▶ [TASK OBJECTIVE]
A stretch of the entries below is to be set down exactly, running from the line with "14. log patient with severity 60" through the line with "25. log patient with severity 69", both included, and no other line.

▶ [RECORDS TO PROCESS]
+---+

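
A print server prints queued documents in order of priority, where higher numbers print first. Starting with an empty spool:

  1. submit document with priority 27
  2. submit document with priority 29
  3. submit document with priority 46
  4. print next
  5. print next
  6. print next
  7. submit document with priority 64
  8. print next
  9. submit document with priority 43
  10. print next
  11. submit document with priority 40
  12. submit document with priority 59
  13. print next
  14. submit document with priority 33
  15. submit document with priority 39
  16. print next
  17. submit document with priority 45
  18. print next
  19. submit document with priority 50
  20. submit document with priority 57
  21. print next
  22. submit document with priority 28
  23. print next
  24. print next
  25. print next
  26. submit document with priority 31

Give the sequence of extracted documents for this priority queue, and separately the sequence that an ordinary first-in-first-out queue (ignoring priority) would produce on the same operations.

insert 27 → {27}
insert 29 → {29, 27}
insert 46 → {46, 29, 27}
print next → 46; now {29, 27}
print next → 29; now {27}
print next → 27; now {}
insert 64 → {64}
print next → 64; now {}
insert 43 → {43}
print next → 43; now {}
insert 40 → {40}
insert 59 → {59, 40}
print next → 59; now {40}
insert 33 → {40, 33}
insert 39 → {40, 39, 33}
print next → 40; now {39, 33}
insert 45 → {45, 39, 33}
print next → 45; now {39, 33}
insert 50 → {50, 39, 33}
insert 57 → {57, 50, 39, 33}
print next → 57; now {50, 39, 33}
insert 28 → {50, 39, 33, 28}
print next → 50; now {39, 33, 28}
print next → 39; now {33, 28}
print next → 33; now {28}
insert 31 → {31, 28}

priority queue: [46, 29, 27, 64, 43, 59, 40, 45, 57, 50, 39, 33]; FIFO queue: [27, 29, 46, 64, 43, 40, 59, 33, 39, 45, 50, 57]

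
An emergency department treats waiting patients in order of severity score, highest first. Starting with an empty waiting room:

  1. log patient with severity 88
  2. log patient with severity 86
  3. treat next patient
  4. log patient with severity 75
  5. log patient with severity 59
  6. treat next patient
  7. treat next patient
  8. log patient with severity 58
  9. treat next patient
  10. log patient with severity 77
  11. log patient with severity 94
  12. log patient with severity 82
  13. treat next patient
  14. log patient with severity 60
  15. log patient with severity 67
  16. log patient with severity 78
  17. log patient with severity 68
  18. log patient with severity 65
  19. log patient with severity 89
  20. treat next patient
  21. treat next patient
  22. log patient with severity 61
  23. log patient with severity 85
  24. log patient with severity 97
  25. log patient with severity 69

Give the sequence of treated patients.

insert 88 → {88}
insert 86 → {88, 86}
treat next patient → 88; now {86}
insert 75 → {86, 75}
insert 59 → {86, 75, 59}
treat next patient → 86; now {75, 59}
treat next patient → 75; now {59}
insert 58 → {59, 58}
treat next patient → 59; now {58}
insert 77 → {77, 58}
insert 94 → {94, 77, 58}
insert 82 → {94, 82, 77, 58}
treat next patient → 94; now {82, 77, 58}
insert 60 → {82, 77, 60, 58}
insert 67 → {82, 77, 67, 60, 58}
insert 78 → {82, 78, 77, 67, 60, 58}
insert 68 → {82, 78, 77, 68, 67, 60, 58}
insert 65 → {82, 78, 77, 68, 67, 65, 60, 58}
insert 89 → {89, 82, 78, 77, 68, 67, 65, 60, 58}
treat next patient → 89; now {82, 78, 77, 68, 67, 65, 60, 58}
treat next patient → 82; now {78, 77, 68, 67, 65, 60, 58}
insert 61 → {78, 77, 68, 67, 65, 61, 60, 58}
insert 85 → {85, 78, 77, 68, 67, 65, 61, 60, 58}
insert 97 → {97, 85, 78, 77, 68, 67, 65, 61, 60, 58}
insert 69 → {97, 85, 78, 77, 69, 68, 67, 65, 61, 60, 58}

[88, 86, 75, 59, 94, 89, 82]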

+---+

▶ [WRITTEN RESPONSE]
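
  14. log patient with severity 60
  15. log patient with severity 67
  16. log patient with severity 78
  17. log patient with severity 68
  18. log patient with severity 65
  19. log patient with severity 89
  20. treat next patient
  21. treat next patient
  22. log patient with severity 61
  23. log patient with severity 85
  24. log patient with severity 97
  25. log patient with severity 69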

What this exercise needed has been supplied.